#### Data to use ####

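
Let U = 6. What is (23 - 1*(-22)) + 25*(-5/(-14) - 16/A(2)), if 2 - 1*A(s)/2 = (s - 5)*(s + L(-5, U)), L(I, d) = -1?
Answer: 195/14 ≈ 13.929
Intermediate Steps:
A(s) = 4 - 2*(-1 + s)*(-5 + s) (A(s) = 4 - 2*(s - 5)*(s - 1) = 4 - 2*(-5 + s)*(-1 + s) = 4 - 2*(-1 + s)*(-5 + s))
(23 - 1*(-22)) + 25*(-5/(-14) - 16/A(2)) = (23 - 1*(-22)) + 25*(-5/(-14) - 16/(-6 - 2*2² + 12*2)) = (23 + 22) + 25*(-5*(-1/14) - 16/(-6 - 2*4 + 24)) = 45 + 25*(5/14 - 16/(-6 - 8 + 24)) = 45 + 25*(5/14 - 16/10) = 45 + 25*(5/14 - 16*⅒) = 45 + 25*(5/14 - 8/5) = 45 + 25*(-87/70) = 45 - 435/14 = 195/14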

####

• [Work to be completed]: Everything from the first line of the listing above through the line holding "Answer: 195/14 ≈ 13.929" must be retyped exactly; nothing else belongs in the reply.

• [Answer for the task]:
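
Let U = 6. What is (23 - 1*(-22)) + 25*(-5/(-14) - 16/A(2)), if 2 - 1*A(s)/2 = (s - 5)*(s + L(-5, U)), L(I, d) = -1?
Answer: 195/14 ≈ 13.929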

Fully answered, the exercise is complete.